PROBLEM TO SOLVE: Find every line containing the word "What" in the records below; report only how many there are.

-- PROVIDED MATERIAL follows --

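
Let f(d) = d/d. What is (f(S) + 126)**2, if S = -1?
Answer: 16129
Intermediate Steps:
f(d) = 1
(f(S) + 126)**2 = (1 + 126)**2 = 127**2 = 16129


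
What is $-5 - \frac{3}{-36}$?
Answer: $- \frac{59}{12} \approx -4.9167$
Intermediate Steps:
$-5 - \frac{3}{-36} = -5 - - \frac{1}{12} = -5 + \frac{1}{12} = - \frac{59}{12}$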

-- PROVIDED MATERIAL concluded --
-- PROVIDED MATERIAL follows --

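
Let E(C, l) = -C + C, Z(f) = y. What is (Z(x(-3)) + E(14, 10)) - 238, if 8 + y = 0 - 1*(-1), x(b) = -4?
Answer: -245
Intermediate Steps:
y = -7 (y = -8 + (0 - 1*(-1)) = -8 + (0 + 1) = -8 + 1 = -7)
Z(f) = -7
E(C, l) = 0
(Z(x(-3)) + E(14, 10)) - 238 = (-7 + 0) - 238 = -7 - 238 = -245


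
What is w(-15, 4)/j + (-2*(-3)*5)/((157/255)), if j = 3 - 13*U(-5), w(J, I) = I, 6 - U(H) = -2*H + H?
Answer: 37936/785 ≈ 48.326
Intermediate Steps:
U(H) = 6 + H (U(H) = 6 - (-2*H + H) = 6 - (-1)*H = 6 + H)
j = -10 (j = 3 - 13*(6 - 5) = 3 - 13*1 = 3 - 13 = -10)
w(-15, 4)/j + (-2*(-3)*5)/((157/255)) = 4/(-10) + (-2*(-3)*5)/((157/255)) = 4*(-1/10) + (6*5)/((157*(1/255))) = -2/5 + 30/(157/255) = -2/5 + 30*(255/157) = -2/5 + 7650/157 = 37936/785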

-- PROVIDED MATERIAL concluded --

ANSWER SECTION: 4